Task to complete:
What you return must match the records word for word.

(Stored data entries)
-- Opening Marker --
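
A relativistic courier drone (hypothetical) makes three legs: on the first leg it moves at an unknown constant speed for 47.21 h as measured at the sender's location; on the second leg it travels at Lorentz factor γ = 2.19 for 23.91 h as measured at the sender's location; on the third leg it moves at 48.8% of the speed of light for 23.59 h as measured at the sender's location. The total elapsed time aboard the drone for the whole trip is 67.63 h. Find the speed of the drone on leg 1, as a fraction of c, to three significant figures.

β = 0.644

Leg 1: speed unknown; τ_1 = 47.21/γ_1.
Leg 2: γ = 2.19; τ_2 = 23.91/2.190 = 10.92 h.
Leg 3: β = 0.488; γ = 1/√(1 − 0.488²) = 1/√0.7619 = 1.146; τ_3 = 23.59/1.146 = 20.59 h.
Total proper time: τ_1 + 10.92 + 20.59 = 67.63, so τ_1 = 67.63 − 31.51 = 36.12 h.
γ_1 = 47.21/36.12 = 1.307; β = √(1 − 1/γ²) = √0.4146.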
-- Closing Marker --
Completed exercise:
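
A relativistic courier drone (hypothetical) makes three legs: on the first leg it moves at an unknown constant speed for 47.21 h as measured at the sender's location; on the second leg it travels at Lorentz factor γ = 2.19 for 23.91 h as measured at the sender's location; on the third leg it moves at 48.8% of the speed of light for 23.59 h as measured at the sender's location. The total elapsed time aboard the drone for the whole trip is 67.63 h. Find the speed of the drone on leg 1, as a fraction of c, to three significant figures.

β = 0.644

Leg 1: speed unknown; τ_1 = 47.21/γ_1.
Leg 2: γ = 2.19; τ_2 = 23.91/2.190 = 10.92 h.
Leg 3: β = 0.488; γ = 1/√(1 − 0.488²) = 1/√0.7619 = 1.146; τ_3 = 23.59/1.146 = 20.59 h.
Total proper time: τ_1 + 10.92 + 20.59 = 67.63, so τ_1 = 67.63 − 31.51 = 36.12 h.
γ_1 = 47.21/36.12 = 1.307; β = √(1 − 1/γ²) = √0.4146.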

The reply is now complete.